→ Aim of the exercise
For the records below, reproduce exactly the line that contains "ha? Give your answer to 2 decimal places." and all subsequent lines, with nothing left out and nothing added.

########

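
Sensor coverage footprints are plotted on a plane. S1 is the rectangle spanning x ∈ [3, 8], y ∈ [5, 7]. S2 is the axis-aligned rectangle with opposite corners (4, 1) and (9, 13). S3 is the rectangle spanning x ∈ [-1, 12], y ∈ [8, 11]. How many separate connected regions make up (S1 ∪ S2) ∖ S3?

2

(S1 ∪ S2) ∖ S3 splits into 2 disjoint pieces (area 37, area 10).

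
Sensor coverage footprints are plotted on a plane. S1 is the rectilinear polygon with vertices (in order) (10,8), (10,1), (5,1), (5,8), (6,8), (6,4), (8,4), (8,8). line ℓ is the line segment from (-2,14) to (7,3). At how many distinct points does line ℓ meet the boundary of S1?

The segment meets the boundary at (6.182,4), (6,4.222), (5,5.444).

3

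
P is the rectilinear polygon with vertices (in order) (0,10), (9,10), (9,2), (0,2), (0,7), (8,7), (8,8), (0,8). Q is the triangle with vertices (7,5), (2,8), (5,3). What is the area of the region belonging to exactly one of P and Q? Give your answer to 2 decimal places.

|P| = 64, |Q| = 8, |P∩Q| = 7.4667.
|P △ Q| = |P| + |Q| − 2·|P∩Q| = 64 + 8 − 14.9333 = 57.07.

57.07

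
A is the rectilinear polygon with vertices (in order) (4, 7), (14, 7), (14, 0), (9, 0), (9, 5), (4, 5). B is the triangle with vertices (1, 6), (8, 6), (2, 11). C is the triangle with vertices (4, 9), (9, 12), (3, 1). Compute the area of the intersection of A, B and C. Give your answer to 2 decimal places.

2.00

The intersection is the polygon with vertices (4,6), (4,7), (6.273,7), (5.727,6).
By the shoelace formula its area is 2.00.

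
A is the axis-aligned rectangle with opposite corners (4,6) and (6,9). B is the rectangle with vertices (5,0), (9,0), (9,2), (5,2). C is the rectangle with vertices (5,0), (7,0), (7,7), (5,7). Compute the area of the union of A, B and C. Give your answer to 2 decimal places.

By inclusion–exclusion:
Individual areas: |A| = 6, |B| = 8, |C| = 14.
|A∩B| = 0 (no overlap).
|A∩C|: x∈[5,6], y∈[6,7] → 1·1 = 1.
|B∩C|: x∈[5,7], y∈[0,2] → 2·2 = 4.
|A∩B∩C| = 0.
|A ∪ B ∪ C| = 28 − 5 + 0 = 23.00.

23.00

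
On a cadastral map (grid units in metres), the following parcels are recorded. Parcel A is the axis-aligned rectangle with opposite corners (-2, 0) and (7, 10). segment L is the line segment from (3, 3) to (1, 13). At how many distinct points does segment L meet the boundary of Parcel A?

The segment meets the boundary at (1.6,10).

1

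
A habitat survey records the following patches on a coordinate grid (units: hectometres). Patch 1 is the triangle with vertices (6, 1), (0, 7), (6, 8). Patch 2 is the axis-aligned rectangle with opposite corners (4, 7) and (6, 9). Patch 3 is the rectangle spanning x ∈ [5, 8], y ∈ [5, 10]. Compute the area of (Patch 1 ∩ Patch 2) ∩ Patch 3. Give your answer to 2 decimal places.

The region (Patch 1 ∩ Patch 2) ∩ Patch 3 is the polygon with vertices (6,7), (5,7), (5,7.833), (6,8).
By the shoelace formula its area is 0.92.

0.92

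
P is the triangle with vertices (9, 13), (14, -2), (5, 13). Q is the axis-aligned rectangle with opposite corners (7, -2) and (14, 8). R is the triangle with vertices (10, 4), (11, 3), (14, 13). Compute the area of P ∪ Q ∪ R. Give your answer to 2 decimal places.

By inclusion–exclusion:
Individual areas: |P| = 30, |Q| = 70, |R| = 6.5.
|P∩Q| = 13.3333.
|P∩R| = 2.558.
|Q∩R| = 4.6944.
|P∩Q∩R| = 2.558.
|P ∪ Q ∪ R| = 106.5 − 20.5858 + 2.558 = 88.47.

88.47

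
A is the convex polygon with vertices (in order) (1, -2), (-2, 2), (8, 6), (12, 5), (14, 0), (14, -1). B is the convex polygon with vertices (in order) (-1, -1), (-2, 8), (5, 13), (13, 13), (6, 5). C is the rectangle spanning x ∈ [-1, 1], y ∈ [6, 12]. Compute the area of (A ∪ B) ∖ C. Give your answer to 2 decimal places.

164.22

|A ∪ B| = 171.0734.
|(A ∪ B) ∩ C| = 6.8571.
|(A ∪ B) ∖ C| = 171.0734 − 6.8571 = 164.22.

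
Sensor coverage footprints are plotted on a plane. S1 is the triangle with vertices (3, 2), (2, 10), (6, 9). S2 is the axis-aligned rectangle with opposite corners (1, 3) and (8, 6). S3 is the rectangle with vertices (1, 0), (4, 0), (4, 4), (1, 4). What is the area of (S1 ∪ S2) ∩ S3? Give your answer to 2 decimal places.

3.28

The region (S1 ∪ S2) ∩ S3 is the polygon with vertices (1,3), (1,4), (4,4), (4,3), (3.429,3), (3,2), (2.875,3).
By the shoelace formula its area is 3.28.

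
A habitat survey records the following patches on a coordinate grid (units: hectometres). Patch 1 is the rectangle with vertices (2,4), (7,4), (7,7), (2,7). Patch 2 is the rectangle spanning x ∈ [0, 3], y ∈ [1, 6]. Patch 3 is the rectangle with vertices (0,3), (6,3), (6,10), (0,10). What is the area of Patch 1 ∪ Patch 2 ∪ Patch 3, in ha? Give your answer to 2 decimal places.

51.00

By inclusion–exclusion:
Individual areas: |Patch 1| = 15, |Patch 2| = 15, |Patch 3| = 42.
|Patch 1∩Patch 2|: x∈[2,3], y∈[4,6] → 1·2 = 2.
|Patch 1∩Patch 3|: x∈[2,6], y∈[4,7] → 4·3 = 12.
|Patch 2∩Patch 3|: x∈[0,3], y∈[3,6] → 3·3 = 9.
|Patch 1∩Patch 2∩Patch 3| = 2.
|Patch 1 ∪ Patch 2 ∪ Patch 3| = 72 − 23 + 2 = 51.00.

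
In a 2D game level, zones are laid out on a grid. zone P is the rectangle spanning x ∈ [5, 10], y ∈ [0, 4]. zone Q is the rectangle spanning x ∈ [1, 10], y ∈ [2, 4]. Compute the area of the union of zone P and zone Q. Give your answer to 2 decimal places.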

########

→ Solution to this problem
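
A habitat survey records the following patches on a coordinate grid (units: hectometres). Patch 1 is the rectangle with vertices (2,4), (7,4), (7,7), (2,7). Patch 2 is the rectangle spanning x ∈ [0, 3], y ∈ [1, 6]. Patch 3 is the rectangle with vertices (0,3), (6,3), (6,10), (0,10). What is the area of Patch 1 ∪ Patch 2 ∪ Patch 3, in ha? Give your answer to 2 decimal places.

51.00

By inclusion–exclusion:
Individual areas: |Patch 1| = 15, |Patch 2| = 15, |Patch 3| = 42.
|Patch 1∩Patch 2|: x∈[2,3], y∈[4,6] → 1·2 = 2.
|Patch 1∩Patch 3|: x∈[2,6], y∈[4,7] → 4·3 = 12.
|Patch 2∩Patch 3|: x∈[0,3], y∈[3,6] → 3·3 = 9.
|Patch 1∩Patch 2∩Patch 3| = 2.
|Patch 1 ∪ Patch 2 ∪ Patch 3| = 72 − 23 + 2 = 51.00.

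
In a 2D game level, zones are laid out on a grid. zone P is the rectangle spanning x ∈ [5, 10], y ∈ [0, 4]. zone Q is the rectangle spanning x ∈ [1, 10], y ∈ [2, 4]. Compute the area of the union of zone P and zone Q. Give your answer to 2 decimal places.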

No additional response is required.